*** Records shown ***

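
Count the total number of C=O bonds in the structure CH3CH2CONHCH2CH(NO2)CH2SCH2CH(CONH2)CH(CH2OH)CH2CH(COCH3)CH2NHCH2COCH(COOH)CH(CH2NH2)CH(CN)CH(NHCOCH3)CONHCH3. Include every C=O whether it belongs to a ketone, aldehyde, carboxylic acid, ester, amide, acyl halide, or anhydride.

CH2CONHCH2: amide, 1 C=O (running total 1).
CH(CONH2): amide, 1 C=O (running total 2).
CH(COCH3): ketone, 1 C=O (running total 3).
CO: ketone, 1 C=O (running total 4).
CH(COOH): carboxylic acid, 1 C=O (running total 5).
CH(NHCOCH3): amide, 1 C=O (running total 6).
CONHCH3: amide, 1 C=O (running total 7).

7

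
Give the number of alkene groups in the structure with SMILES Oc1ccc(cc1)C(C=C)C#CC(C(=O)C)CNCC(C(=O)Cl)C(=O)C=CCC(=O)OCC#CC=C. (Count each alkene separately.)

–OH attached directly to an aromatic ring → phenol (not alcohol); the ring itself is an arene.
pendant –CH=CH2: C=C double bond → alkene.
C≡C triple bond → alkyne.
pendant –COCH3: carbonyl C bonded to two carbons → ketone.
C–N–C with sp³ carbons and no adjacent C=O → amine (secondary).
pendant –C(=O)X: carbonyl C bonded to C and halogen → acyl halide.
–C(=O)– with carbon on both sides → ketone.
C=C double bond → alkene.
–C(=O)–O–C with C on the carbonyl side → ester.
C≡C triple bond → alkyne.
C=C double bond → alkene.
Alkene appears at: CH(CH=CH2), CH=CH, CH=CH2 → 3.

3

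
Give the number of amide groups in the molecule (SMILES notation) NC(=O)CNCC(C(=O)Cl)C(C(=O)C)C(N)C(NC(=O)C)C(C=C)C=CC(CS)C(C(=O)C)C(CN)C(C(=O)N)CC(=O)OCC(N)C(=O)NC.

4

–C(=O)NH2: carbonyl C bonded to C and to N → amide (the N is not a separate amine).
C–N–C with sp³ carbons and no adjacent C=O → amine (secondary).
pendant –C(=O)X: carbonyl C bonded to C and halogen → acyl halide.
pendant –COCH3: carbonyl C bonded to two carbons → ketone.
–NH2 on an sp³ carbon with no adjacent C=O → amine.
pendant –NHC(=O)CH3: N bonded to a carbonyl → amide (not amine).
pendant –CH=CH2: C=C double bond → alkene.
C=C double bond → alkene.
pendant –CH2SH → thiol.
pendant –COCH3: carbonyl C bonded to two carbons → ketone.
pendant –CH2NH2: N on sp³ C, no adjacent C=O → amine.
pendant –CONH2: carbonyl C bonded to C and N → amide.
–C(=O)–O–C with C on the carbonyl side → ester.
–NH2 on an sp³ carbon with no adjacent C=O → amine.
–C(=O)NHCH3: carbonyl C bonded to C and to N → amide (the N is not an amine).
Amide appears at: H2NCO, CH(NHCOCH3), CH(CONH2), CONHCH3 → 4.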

*** End of Records shown ***

== Your instructions ==
Print every record exactly as it was given.

== Answer to this task ==
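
Count the total number of C=O bonds in the structure CH3CH2CONHCH2CH(NO2)CH2SCH2CH(CONH2)CH(CH2OH)CH2CH(COCH3)CH2NHCH2COCH(COOH)CH(CH2NH2)CH(CN)CH(NHCOCH3)CONHCH3. Include every C=O whether it belongs to a ketone, aldehyde, carboxylic acid, ester, amide, acyl halide, or anhydride.

CH2CONHCH2: amide, 1 C=O (running total 1).
CH(CONH2): amide, 1 C=O (running total 2).
CH(COCH3): ketone, 1 C=O (running total 3).
CO: ketone, 1 C=O (running total 4).
CH(COOH): carboxylic acid, 1 C=O (running total 5).
CH(NHCOCH3): amide, 1 C=O (running total 6).
CONHCH3: amide, 1 C=O (running total 7).

7

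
Give the number of alkene groups in the structure with SMILES Oc1ccc(cc1)C(C=C)C#CC(C(=O)C)CNCC(C(=O)Cl)C(=O)C=CCC(=O)OCC#CC=C. (Count each alkene separately.)

–OH attached directly to an aromatic ring → phenol (not alcohol); the ring itself is an arene.
pendant –CH=CH2: C=C double bond → alkene.
C≡C triple bond → alkyne.
pendant –COCH3: carbonyl C bonded to two carbons → ketone.
C–N–C with sp³ carbons and no adjacent C=O → amine (secondary).
pendant –C(=O)X: carbonyl C bonded to C and halogen → acyl halide.
–C(=O)– with carbon on both sides → ketone.
C=C double bond → alkene.
–C(=O)–O–C with C on the carbonyl side → ester.
C≡C triple bond → alkyne.
C=C double bond → alkene.
Alkene appears at: CH(CH=CH2), CH=CH, CH=CH2 → 3.

3

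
Give the number of amide groups in the molecule (SMILES notation) NC(=O)CNCC(C(=O)Cl)C(C(=O)C)C(N)C(NC(=O)C)C(C=C)C=CC(CS)C(C(=O)C)C(CN)C(C(=O)N)CC(=O)OCC(N)C(=O)NC.

4

–C(=O)NH2: carbonyl C bonded to C and to N → amide (the N is not a separate amine).
C–N–C with sp³ carbons and no adjacent C=O → amine (secondary).
pendant –C(=O)X: carbonyl C bonded to C and halogen → acyl halide.
pendant –COCH3: carbonyl C bonded to two carbons → ketone.
–NH2 on an sp³ carbon with no adjacent C=O → amine.
pendant –NHC(=O)CH3: N bonded to a carbonyl → amide (not amine).
pendant –CH=CH2: C=C double bond → alkene.
C=C double bond → alkene.
pendant –CH2SH → thiol.
pendant –COCH3: carbonyl C bonded to two carbons → ketone.
pendant –CH2NH2: N on sp³ C, no adjacent C=O → amine.
pendant –CONH2: carbonyl C bonded to C and N → amide.
–C(=O)–O–C with C on the carbonyl side → ester.
–NH2 on an sp³ carbon with no adjacent C=O → amine.
–C(=O)NHCH3: carbonyl C bonded to C and to N → amide (the N is not an amine).
Amide appears at: H2NCO, CH(NHCOCH3), CH(CONH2), CONHCH3 → 4.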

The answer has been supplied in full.